TASK BRIEF — Once the line containing "A thermos holds" is found, retype it and each line after it through the last entry below, word for word, and nothing else.

--------------------------------

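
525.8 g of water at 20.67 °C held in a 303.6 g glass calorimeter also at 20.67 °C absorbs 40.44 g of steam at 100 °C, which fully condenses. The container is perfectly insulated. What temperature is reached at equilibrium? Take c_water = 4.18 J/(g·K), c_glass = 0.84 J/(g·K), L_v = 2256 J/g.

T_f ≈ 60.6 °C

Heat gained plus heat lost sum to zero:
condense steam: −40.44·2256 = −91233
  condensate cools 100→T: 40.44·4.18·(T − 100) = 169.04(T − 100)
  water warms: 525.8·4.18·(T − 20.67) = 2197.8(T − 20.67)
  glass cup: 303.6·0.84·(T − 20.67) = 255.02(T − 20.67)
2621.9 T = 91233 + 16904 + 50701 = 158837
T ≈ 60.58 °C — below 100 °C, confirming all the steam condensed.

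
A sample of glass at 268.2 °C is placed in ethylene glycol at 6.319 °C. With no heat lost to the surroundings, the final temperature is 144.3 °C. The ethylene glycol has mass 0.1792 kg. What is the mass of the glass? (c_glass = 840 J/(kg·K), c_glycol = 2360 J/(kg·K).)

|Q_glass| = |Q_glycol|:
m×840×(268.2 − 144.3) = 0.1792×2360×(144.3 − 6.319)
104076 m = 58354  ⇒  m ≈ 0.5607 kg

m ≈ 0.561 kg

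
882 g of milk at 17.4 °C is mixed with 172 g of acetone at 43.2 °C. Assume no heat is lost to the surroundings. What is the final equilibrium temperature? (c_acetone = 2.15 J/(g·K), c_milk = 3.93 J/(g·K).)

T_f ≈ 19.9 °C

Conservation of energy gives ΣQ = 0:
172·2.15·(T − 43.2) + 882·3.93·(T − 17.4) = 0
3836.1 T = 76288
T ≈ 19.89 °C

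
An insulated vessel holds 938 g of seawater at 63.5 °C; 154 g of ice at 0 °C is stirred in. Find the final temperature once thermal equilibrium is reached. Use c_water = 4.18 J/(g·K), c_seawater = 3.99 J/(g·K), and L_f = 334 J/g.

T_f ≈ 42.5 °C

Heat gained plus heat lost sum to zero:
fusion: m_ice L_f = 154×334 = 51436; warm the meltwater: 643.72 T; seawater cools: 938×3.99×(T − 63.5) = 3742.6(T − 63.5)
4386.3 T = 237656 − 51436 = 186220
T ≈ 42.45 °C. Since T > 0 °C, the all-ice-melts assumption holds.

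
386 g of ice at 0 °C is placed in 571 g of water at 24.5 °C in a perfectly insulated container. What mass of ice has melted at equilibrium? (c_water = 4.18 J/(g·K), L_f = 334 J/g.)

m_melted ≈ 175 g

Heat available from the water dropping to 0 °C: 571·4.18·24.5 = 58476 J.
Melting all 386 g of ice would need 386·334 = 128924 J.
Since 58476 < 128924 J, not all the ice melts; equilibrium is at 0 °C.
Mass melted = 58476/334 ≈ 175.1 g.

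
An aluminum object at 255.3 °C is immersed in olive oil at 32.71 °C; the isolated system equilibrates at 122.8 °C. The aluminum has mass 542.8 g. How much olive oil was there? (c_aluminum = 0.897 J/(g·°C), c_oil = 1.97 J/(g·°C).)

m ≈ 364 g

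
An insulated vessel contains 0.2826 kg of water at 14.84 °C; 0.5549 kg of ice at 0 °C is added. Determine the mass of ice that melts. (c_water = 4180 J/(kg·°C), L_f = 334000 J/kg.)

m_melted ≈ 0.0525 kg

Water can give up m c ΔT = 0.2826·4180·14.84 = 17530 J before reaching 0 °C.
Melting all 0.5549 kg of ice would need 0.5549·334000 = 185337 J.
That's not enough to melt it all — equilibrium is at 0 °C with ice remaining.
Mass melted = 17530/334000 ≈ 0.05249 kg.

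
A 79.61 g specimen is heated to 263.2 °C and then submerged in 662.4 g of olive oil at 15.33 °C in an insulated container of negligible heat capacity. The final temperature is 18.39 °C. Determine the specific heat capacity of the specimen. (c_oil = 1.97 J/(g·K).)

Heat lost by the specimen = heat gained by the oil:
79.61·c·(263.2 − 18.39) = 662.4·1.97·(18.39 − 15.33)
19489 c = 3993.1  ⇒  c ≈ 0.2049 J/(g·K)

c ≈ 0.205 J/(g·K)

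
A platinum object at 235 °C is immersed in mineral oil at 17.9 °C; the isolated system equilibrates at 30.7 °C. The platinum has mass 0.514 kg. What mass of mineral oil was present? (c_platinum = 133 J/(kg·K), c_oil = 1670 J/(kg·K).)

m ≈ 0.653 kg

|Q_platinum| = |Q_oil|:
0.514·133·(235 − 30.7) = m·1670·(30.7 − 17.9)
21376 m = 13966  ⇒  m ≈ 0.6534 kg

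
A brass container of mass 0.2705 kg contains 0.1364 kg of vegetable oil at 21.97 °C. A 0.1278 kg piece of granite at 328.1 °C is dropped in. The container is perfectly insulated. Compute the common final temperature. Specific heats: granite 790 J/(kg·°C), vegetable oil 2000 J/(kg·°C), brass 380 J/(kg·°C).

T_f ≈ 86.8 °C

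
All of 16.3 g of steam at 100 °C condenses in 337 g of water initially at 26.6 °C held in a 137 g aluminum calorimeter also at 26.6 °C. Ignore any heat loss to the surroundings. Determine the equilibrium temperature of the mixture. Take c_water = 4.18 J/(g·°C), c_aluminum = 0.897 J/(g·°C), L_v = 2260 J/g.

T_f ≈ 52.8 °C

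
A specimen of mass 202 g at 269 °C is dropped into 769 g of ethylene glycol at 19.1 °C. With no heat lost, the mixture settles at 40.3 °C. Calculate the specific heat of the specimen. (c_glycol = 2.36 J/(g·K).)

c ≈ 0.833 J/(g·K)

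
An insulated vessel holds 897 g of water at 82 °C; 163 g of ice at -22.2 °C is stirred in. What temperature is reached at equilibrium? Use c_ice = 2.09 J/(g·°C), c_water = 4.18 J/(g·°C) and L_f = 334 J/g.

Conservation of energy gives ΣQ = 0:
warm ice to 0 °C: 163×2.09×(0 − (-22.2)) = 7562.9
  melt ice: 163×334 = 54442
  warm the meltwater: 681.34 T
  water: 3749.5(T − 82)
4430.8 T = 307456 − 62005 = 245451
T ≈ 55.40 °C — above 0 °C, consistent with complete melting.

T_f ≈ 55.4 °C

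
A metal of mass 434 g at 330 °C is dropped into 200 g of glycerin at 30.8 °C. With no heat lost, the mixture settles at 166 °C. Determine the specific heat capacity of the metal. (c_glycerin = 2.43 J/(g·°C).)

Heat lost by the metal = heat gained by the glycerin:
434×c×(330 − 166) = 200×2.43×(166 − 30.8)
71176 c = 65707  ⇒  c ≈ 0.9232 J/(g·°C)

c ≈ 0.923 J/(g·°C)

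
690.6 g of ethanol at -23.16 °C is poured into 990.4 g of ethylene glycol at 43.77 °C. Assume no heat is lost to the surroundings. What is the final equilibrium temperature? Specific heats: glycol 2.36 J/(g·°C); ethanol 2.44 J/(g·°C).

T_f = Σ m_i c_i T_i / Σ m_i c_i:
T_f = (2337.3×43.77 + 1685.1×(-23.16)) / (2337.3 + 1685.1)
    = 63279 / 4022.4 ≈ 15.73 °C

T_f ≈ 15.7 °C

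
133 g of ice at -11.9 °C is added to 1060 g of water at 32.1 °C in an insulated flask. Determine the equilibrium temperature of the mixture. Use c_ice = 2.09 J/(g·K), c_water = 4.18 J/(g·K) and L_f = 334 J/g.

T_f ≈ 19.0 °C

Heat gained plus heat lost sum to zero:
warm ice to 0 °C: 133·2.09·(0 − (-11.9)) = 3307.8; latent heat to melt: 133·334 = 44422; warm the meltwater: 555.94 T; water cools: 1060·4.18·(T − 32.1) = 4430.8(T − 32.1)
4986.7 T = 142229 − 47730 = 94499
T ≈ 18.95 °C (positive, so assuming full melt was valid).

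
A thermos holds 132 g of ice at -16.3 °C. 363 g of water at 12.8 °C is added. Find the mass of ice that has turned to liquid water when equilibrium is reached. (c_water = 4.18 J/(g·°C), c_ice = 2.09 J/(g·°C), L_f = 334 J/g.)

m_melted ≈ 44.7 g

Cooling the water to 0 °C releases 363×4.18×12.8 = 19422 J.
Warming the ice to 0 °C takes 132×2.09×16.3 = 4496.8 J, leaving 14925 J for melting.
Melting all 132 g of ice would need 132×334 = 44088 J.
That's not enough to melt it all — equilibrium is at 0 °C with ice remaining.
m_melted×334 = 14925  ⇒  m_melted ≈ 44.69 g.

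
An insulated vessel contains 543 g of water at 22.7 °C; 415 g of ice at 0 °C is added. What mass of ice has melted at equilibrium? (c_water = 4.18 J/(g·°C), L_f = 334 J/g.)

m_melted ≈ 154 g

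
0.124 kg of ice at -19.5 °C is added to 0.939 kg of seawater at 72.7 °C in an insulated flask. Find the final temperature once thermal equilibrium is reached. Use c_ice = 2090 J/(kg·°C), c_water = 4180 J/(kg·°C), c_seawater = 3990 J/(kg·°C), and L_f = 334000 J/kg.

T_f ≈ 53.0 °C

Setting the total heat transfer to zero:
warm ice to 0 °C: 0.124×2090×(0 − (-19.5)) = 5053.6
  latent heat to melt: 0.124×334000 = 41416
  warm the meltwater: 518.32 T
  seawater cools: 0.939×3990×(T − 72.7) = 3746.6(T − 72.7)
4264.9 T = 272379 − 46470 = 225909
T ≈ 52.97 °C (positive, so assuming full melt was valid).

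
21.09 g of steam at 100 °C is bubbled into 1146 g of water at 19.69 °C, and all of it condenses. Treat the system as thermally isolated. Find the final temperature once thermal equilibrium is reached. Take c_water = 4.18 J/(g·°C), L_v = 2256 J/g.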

--------------------------------

TASK RESULT —
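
A thermos holds 132 g of ice at -16.3 °C. 363 g of water at 12.8 °C is added. Find the mass of ice that has turned to liquid water when equilibrium is reached. (c_water = 4.18 J/(g·°C), c_ice = 2.09 J/(g·°C), L_f = 334 J/g.)

m_melted ≈ 44.7 g

Cooling the water to 0 °C releases 363×4.18×12.8 = 19422 J.
Warming the ice to 0 °C takes 132×2.09×16.3 = 4496.8 J, leaving 14925 J for melting.
Melting all 132 g of ice would need 132×334 = 44088 J.
That's not enough to melt it all — equilibrium is at 0 °C with ice remaining.
m_melted×334 = 14925  ⇒  m_melted ≈ 44.69 g.

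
An insulated vessel contains 543 g of water at 22.7 °C; 415 g of ice at 0 °C is added. What mass of ice has melted at equilibrium? (c_water = 4.18 J/(g·°C), L_f = 334 J/g.)

m_melted ≈ 154 g

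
0.124 kg of ice at -19.5 °C is added to 0.939 kg of seawater at 72.7 °C in an insulated flask. Find the final temperature once thermal equilibrium is reached. Use c_ice = 2090 J/(kg·°C), c_water = 4180 J/(kg·°C), c_seawater = 3990 J/(kg·°C), and L_f = 334000 J/kg.

T_f ≈ 53.0 °C

Setting the total heat transfer to zero:
warm ice to 0 °C: 0.124×2090×(0 − (-19.5)) = 5053.6
  latent heat to melt: 0.124×334000 = 41416
  warm the meltwater: 518.32 T
  seawater cools: 0.939×3990×(T − 72.7) = 3746.6(T − 72.7)
4264.9 T = 272379 − 46470 = 225909
T ≈ 52.97 °C (positive, so assuming full melt was valid).

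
21.09 g of steam at 100 °C is bubbled into 1146 g of water at 19.69 °C, and all of it condenses. Treat the system as thermally isolated. Find the final temperature once thermal equilibrium is reached. Take c_water = 4.18 J/(g·°C), L_v = 2256 J/g.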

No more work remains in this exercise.